**Your task:**
Within the entries below, find every line that has the string "FROM", then copy it.

══════════════════════════════

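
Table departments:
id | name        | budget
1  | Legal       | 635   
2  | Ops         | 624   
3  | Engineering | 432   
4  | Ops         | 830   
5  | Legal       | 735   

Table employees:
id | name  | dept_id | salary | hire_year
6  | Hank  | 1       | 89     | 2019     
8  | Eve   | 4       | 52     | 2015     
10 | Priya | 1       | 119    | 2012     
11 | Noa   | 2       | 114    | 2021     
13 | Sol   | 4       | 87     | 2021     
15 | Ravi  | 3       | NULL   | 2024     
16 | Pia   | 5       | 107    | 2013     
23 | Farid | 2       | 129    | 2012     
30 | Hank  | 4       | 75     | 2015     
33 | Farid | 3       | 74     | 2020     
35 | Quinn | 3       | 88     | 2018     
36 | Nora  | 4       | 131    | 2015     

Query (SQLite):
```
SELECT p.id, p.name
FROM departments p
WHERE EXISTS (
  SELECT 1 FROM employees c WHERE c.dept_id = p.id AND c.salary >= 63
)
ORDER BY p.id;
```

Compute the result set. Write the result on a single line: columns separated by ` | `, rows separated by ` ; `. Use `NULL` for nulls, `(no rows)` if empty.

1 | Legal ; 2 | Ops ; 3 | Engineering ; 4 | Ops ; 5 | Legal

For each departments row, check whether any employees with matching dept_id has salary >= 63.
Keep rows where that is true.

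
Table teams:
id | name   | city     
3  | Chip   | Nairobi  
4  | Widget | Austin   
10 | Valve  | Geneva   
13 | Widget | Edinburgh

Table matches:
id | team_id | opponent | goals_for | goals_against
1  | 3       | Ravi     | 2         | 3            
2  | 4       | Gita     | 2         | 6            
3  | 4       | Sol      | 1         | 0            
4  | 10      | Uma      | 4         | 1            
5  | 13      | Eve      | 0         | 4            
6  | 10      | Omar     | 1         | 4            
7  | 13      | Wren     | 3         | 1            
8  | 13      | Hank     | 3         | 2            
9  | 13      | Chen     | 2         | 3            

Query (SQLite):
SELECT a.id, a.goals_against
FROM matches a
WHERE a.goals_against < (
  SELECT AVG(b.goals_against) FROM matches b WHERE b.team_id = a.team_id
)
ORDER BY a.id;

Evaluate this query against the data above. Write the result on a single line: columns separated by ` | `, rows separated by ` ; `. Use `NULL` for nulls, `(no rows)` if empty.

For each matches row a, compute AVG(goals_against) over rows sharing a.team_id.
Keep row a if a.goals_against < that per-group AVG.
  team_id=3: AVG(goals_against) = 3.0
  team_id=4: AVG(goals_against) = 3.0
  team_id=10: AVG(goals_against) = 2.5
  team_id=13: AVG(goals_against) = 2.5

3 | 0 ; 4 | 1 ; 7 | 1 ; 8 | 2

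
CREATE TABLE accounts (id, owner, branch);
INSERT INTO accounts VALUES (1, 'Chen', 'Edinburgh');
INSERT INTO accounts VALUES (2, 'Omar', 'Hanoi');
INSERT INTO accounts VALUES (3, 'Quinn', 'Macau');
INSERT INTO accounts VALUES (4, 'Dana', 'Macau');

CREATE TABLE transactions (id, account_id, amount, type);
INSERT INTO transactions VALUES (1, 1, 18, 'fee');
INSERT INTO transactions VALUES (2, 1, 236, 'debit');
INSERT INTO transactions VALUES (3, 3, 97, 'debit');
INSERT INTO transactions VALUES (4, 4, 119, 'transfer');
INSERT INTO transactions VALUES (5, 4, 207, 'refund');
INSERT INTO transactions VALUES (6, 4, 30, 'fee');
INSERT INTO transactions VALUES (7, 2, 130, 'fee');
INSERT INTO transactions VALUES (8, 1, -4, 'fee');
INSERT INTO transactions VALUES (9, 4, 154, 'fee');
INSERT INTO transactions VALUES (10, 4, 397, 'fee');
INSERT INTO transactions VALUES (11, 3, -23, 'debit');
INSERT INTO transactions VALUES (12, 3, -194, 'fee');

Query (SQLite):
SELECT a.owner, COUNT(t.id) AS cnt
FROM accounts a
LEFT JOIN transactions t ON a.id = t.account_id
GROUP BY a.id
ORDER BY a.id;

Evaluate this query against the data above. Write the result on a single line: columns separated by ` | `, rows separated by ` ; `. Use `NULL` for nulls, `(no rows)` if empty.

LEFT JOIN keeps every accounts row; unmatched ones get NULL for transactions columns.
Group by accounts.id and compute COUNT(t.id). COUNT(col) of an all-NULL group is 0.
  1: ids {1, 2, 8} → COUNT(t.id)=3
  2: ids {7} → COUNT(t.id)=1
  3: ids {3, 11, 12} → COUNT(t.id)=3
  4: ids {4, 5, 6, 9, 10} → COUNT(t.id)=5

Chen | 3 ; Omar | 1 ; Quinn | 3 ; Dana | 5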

══════════════════════════════

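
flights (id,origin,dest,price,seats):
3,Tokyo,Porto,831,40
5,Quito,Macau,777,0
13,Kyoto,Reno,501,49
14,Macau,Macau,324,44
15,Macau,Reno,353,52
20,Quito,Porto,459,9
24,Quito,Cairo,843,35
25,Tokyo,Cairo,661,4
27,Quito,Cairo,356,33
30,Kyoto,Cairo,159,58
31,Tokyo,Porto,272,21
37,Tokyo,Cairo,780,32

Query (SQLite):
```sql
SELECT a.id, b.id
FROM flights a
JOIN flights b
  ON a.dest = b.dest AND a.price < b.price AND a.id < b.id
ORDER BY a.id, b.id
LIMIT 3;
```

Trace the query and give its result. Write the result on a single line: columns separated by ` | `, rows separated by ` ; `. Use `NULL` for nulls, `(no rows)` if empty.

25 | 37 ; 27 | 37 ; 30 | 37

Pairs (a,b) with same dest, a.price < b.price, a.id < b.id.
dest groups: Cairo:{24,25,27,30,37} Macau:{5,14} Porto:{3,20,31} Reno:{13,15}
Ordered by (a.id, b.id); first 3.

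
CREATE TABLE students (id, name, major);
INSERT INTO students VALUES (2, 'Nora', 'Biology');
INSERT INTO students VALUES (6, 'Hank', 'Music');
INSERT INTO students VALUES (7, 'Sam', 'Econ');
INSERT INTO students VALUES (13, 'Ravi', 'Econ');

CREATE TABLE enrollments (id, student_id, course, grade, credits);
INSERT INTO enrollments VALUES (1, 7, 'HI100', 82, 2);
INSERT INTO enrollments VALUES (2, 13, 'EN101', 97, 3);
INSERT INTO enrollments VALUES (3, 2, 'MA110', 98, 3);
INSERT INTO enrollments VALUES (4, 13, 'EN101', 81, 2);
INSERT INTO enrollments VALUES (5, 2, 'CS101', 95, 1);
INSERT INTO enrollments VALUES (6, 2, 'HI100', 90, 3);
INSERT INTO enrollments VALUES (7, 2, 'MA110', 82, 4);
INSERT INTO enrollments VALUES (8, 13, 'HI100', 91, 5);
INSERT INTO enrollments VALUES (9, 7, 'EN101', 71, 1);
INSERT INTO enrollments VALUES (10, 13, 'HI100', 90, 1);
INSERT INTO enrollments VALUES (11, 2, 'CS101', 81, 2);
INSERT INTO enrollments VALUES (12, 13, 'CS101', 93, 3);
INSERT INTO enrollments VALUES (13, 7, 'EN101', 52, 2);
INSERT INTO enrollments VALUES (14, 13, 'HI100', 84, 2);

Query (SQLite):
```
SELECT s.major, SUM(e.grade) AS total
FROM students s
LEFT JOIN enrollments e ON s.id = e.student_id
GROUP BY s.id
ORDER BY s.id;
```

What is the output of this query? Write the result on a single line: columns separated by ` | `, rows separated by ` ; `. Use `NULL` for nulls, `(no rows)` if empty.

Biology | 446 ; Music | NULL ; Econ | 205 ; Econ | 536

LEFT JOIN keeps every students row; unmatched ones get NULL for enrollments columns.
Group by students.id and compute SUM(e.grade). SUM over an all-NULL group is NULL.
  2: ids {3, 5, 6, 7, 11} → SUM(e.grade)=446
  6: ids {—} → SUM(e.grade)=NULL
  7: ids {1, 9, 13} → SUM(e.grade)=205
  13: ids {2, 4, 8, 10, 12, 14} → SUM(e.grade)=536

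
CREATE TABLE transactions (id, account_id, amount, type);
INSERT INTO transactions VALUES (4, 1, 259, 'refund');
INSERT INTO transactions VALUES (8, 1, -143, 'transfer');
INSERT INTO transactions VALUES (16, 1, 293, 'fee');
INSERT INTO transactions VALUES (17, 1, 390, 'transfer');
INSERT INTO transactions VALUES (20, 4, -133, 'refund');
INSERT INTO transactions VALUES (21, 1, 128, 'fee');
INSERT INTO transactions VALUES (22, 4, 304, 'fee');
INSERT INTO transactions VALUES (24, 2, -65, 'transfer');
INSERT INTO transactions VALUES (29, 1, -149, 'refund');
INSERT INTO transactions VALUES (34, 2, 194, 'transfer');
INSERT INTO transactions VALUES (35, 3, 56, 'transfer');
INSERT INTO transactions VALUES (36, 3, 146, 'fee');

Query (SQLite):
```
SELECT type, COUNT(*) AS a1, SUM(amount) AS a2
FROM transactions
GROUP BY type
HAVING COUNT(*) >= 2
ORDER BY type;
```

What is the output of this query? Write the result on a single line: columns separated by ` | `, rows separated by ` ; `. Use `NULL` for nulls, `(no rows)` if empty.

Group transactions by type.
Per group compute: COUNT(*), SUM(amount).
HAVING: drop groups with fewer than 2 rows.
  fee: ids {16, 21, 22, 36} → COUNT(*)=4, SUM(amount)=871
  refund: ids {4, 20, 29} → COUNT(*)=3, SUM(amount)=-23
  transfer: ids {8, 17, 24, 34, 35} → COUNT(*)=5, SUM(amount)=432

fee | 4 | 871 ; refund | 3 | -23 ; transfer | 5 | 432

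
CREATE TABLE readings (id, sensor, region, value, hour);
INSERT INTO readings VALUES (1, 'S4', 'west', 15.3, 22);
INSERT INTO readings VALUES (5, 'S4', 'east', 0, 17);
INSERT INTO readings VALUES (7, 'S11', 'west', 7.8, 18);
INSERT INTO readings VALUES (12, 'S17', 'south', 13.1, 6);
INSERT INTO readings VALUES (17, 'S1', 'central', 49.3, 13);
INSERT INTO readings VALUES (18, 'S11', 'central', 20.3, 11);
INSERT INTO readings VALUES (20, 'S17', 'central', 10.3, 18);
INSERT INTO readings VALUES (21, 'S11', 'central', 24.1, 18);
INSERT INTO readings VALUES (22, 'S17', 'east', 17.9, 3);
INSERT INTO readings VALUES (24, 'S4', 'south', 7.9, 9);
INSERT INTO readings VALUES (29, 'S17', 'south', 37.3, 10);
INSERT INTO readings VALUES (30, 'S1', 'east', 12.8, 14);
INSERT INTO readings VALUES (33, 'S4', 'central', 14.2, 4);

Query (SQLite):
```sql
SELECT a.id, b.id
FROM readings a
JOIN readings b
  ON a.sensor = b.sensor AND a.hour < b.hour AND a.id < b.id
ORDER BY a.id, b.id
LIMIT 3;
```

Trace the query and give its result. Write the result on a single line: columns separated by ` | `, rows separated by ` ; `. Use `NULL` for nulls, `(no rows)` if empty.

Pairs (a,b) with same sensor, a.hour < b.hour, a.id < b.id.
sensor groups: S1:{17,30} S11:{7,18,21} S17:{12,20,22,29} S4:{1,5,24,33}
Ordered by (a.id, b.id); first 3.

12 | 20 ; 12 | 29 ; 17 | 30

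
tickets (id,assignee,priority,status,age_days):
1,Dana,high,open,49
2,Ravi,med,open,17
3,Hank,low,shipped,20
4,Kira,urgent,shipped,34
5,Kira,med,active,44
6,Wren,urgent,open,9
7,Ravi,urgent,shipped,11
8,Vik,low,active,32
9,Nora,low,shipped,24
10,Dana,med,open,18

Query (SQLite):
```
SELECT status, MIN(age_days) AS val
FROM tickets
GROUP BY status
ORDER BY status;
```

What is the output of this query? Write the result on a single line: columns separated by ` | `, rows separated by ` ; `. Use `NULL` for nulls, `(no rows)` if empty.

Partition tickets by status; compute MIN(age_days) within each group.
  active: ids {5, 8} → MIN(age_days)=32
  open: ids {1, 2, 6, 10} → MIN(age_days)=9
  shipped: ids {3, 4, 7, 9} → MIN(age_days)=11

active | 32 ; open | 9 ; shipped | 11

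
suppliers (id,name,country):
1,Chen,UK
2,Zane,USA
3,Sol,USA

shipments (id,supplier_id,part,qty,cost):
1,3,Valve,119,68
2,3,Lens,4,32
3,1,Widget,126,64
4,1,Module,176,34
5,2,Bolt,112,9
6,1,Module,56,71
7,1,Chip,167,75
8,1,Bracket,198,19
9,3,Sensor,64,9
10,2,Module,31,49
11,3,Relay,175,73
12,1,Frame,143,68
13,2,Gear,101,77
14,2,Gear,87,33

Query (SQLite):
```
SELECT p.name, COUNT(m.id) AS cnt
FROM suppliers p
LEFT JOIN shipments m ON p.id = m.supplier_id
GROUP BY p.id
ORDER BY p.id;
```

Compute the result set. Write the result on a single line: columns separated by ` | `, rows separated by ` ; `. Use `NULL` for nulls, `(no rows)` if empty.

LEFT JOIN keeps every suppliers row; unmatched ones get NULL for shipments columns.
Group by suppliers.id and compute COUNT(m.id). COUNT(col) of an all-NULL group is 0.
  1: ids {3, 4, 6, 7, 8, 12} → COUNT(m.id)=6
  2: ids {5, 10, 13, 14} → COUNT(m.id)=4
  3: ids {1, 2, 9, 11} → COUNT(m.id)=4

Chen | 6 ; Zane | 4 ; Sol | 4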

══════════════════════════════

**Answer to this exercise:**
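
FROM departments p
  SELECT 1 FROM employees c WHERE c.dept_id = p.id AND c.salary >= 63
FROM matches a
  SELECT AVG(b.goals_against) FROM matches b WHERE b.team_id = a.team_id
FROM accounts a
FROM flights a
FROM students s
FROM transactions
FROM readings a
FROM tickets
FROM suppliers p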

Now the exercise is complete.